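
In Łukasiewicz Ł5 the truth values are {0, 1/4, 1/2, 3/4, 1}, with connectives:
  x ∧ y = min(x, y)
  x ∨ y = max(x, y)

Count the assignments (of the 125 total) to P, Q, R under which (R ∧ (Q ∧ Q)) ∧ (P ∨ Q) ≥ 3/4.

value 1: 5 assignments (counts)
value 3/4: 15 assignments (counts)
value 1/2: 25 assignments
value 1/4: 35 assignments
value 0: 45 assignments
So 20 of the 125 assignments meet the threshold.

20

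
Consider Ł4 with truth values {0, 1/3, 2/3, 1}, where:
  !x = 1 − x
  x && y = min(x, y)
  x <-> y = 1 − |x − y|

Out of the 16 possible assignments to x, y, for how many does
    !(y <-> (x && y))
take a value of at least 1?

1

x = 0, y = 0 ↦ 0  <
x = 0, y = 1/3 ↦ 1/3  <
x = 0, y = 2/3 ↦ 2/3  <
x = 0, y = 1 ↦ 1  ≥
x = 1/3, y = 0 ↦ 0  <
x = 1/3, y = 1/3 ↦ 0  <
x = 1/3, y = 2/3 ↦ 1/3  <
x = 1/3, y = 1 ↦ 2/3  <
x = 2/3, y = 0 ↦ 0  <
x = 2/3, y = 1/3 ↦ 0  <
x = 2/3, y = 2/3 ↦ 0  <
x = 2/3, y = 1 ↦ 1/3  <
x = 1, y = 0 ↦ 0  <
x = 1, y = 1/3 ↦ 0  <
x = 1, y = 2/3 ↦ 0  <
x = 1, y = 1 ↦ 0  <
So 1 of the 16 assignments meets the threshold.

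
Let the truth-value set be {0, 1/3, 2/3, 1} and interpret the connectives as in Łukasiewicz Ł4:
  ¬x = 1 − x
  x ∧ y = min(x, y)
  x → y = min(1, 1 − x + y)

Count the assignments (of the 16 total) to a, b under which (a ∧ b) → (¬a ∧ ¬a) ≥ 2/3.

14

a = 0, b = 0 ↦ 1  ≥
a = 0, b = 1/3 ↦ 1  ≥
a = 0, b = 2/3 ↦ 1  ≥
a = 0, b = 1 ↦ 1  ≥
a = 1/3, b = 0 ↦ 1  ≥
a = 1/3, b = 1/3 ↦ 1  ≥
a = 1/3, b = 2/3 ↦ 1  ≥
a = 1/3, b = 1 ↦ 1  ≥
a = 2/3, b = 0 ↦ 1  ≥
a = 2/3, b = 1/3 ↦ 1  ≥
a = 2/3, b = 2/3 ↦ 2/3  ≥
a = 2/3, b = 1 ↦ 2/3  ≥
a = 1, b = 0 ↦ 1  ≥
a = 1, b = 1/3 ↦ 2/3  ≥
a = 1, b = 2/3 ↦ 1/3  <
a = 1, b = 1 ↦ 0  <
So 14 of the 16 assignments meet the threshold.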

Task requirements ->
Across the data, pull every line containing the string "with".

Output below ->
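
In Łukasiewicz Ł5 the truth values are {0, 1/4, 1/2, 3/4, 1}, with connectives:
Consider Ł4 with truth values {0, 1/3, 2/3, 1}, where: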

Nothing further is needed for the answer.